- WORK REQUIRED -
Range to reproduce from the entries below: the line with "- P(elm | merlot)", the line with "- P(floral |", and every line in between. Give them exactly and give nothing else.

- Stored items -
--- START ---
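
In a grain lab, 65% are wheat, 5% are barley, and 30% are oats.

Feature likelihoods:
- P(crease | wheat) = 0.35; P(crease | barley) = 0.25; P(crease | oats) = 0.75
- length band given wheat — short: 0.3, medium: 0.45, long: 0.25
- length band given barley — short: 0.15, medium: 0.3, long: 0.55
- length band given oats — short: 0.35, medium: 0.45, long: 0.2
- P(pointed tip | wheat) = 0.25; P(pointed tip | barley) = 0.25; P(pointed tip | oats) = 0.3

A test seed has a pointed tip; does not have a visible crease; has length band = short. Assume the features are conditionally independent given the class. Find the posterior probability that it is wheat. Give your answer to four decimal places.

0.7735

wheat: 0.65 × (1−0.35) × 0.3 × 0.25 = 0.0316875
barley: 0.05 × (1−0.25) × 0.15 × 0.25 = 0.00140625
oats: 0.3 × (1−0.75) × 0.35 × 0.3 = 0.007875
P(wheat | x) = 0.0316875 / 0.04096875 ≈ 0.7735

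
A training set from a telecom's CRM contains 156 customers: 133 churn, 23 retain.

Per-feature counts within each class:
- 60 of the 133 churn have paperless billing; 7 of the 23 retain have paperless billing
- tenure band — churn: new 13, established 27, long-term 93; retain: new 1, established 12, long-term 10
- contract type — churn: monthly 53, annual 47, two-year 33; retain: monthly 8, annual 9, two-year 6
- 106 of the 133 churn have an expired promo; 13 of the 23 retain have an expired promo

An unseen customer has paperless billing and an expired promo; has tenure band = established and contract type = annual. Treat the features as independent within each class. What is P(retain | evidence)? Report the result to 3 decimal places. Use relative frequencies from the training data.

0.191

churn: (133/156) × (60/133) × (27/133) × (47/133) × (106/133) ≈ 0.0219907
retain: (23/156) × (7/23) × (12/23) × (9/23) × (13/23) ≈ 0.00517794
P(retain | x) = 0.00517794 / 0.02716864 ≈ 0.191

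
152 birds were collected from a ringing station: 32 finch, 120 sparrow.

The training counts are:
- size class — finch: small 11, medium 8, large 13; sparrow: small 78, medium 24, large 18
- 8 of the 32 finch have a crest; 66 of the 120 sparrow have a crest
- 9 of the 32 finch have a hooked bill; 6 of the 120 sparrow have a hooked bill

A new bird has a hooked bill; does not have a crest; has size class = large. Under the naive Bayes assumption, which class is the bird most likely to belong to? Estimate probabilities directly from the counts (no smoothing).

finch: (32/152) × (13/32) × (24/32) × (9/32) ≈ 0.0180407
sparrow: (120/152) × (18/120) × (54/120) × (6/120) ≈ 0.00266447
Highest score → finch.

finch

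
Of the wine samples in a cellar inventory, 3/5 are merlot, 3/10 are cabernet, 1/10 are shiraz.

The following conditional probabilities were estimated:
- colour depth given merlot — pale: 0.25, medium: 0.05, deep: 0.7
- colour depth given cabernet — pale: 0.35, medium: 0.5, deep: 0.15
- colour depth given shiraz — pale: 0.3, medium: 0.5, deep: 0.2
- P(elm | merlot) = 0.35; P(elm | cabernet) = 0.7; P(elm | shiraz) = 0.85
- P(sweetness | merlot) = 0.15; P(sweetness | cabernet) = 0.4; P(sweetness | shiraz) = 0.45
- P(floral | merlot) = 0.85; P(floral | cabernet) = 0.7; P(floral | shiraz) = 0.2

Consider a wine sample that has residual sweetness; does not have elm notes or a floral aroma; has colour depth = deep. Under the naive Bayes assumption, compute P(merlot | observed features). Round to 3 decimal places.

0.695

merlot: 0.6 × 0.7 × (1−0.35) × 0.15 × (1−0.85) = 0.0061425
cabernet: 0.3 × 0.15 × (1−0.7) × 0.4 × (1−0.7) = 0.00162
shiraz: 0.1 × 0.2 × (1−0.85) × 0.45 × (1−0.2) = 0.00108
P(merlot | x) = 0.0061425 / 0.0088425 ≈ 0.695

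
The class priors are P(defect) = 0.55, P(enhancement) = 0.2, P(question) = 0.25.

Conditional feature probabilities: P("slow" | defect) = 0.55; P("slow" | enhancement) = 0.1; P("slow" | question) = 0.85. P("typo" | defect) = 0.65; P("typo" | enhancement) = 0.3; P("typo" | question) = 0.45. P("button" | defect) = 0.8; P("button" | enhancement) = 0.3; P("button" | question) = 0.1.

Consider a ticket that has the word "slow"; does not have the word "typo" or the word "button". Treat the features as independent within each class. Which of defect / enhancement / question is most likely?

question

defect: 0.55 × 0.55 × (1−0.65) × (1−0.8) = 0.021175
enhancement: 0.2 × 0.1 × (1−0.3) × (1−0.3) = 0.0098
question: 0.25 × 0.85 × (1−0.45) × (1−0.1) = 0.1051875
Highest score → question.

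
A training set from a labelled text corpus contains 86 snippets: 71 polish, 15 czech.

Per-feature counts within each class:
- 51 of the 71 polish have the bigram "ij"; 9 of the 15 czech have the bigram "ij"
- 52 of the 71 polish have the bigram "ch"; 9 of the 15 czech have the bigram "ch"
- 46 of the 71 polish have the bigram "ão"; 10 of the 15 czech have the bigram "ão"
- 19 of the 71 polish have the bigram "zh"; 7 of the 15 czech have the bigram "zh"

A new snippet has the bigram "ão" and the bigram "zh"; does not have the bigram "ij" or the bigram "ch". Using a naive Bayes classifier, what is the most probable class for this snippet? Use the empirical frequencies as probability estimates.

polish

polish: (71/86) × (20/71) × (19/71) × (46/71) × (19/71) ≈ 0.01079
czech: (15/86) × (6/15) × (6/15) × (10/15) × (7/15) ≈ 0.00868217
Highest score → polish.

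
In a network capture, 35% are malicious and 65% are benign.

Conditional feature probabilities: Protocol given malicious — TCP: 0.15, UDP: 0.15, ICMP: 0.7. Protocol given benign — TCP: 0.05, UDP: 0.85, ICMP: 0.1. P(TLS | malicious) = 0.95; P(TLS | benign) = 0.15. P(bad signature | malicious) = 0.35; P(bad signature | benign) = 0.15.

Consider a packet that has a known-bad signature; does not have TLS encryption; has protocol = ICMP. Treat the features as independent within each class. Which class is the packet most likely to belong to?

benign

malicious: 0.35 × 0.7 × (1−0.95) × 0.35 = 0.0042875
benign: 0.65 × 0.1 × (1−0.15) × 0.15 = 0.0082875
Highest score → benign.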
--- END ---
- PROBLEM SOLUTION -
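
- P(elm | merlot) = 0.35; P(elm | cabernet) = 0.7; P(elm | shiraz) = 0.85
- P(sweetness | merlot) = 0.15; P(sweetness | cabernet) = 0.4; P(sweetness | shiraz) = 0.45
- P(floral | merlot) = 0.85; P(floral | cabernet) = 0.7; P(floral | shiraz) = 0.2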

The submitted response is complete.